To do: Within the entries below, find the portion that opens with the line containing "3 candidates are" and closes with the line containing "3 ballots: Okoro > Park > Silva > Nguyen". Retype that portion exactly and only.

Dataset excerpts
━━━━━━

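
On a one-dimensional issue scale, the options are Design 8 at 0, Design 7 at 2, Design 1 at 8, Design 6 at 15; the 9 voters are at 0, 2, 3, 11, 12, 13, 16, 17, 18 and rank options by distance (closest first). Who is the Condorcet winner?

With single-peaked preferences on a line, the Condorcet winner is the candidate closest to the median voter.
The median voter (position 12) is closest to Design 6 at 15.
Check: Design 6 vs Design 1 — voters closer to Design 6: 5 of 9.

Design 6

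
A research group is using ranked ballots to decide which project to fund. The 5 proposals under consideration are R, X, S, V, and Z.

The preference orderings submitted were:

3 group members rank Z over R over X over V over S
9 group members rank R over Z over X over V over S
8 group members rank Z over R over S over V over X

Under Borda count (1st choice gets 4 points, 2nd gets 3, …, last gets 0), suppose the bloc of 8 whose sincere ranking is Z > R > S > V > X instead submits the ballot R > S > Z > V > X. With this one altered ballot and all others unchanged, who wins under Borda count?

Borda totals with the altered ballot: R 77, X 24, S 24, V 20, Z 55.
The switch changes the winner from Z to R.

R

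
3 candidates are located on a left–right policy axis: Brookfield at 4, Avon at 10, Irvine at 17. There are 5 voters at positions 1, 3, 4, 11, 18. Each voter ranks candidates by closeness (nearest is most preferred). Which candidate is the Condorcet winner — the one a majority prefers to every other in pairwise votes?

With single-peaked preferences on a line, the Condorcet winner is the candidate closest to the median voter.
The median voter (position 4) is closest to Brookfield at 4.
Check: Brookfield vs Irvine — voters closer to Brookfield: 3 of 5.

Brookfield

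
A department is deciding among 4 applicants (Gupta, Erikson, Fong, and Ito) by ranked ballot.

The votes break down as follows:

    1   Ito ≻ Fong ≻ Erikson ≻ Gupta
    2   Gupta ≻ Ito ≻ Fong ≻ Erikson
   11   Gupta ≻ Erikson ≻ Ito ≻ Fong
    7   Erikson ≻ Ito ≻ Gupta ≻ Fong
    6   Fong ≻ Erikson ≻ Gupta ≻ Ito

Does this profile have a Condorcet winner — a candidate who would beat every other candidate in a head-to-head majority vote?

Head-to-head results (27 voters total):
Gupta vs Erikson: Erikson wins 14–13.
Gupta vs Fong: Gupta wins 20–7.
Gupta vs Ito: Gupta wins 19–8.
Erikson vs Fong: Erikson wins 18–9.
Erikson vs Ito: Erikson wins 24–3.
Fong vs Ito: Ito wins 21–6.
Erikson beats each rival — Gupta (14–13), Fong (18–9), Ito (24–3) — so Erikson is the Condorcet winner.

Yes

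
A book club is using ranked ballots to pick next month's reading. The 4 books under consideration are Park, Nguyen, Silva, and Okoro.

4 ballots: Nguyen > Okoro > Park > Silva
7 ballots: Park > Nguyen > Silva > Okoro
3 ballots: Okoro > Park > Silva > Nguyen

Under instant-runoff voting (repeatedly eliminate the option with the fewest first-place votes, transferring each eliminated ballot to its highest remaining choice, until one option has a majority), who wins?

Round 1: Park 7, Nguyen 4, Okoro 3, Silva 0. Silva has the fewest and is eliminated.
Round 2: Park 7, Nguyen 4, Okoro 3. Okoro has the fewest and is eliminated.
Round 3: Park 10, Nguyen 4. Park has a majority.

Park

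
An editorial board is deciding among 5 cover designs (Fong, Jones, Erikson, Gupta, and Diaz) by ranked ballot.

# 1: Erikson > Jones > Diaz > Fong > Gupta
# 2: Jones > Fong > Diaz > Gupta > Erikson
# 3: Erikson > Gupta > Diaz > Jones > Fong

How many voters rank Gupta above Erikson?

1

Ballots ranking Gupta above Erikson: 1.
Ballots ranking Erikson above Gupta: 2.
So 1 of 3 voters prefer Gupta to Erikson.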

━━━━━━

Output of the exercise:
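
3 candidates are located on a left–right policy axis: Brookfield at 4, Avon at 10, Irvine at 17. There are 5 voters at positions 1, 3, 4, 11, 18. Each voter ranks candidates by closeness (nearest is most preferred). Which candidate is the Condorcet winner — the one a majority prefers to every other in pairwise votes?

With single-peaked preferences on a line, the Condorcet winner is the candidate closest to the median voter.
The median voter (position 4) is closest to Brookfield at 4.
Check: Brookfield vs Irvine — voters closer to Brookfield: 3 of 5.

Brookfield

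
A department is deciding among 4 applicants (Gupta, Erikson, Fong, and Ito) by ranked ballot.

The votes break down as follows:

    1   Ito ≻ Fong ≻ Erikson ≻ Gupta
    2   Gupta ≻ Ito ≻ Fong ≻ Erikson
   11   Gupta ≻ Erikson ≻ Ito ≻ Fong
    7   Erikson ≻ Ito ≻ Gupta ≻ Fong
    6   Fong ≻ Erikson ≻ Gupta ≻ Ito

Does this profile have a Condorcet winner — a candidate who would beat every other candidate in a head-to-head majority vote?

Head-to-head results (27 voters total):
Gupta vs Erikson: Erikson wins 14–13.
Gupta vs Fong: Gupta wins 20–7.
Gupta vs Ito: Gupta wins 19–8.
Erikson vs Fong: Erikson wins 18–9.
Erikson vs Ito: Erikson wins 24–3.
Fong vs Ito: Ito wins 21–6.
Erikson beats each rival — Gupta (14–13), Fong (18–9), Ito (24–3) — so Erikson is the Condorcet winner.

Yes

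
A book club is using ranked ballots to pick next month's reading. The 4 books under consideration are Park, Nguyen, Silva, and Okoro.

4 ballots: Nguyen > Okoro > Park > Silva
7 ballots: Park > Nguyen > Silva > Okoro
3 ballots: Okoro > Park > Silva > Nguyen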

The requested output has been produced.